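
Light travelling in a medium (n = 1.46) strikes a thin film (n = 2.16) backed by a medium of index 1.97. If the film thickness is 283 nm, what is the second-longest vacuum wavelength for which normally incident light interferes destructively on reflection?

611 nm

Ray reflecting at the top interface goes from n = 1.46 toward n = 2.16: a half-wave phase shift.
Bottom surface (2.16 → 1.97): reflection off a lower-index medium gives no phase shift.
The two reflections differ by half a wavelength.
With one net inversion, destructive interference in reflection requires 2 n t = m λ.
λ = 2 n t / m. The second-longest wavelength is m = 2: λ = 2 × 2.16 × 283 / 2.00 = 611 nm.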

_Exercise brief_:
Set down an exact copy of the entries above.

_Solution for this task_:
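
Light travelling in a medium (n = 1.46) strikes a thin film (n = 2.16) backed by a medium of index 1.97. If the film thickness is 283 nm, what is the second-longest vacuum wavelength for which normally incident light interferes destructively on reflection?

611 nm

Ray reflecting at the top interface goes from n = 1.46 toward n = 2.16: a half-wave phase shift.
Bottom surface (2.16 → 1.97): reflection off a lower-index medium gives no phase shift.
The two reflections differ by half a wavelength.
With one net inversion, destructive interference in reflection requires 2 n t = m λ.
λ = 2 n t / m. The second-longest wavelength is m = 2: λ = 2 × 2.16 × 283 / 2.00 = 611 nm.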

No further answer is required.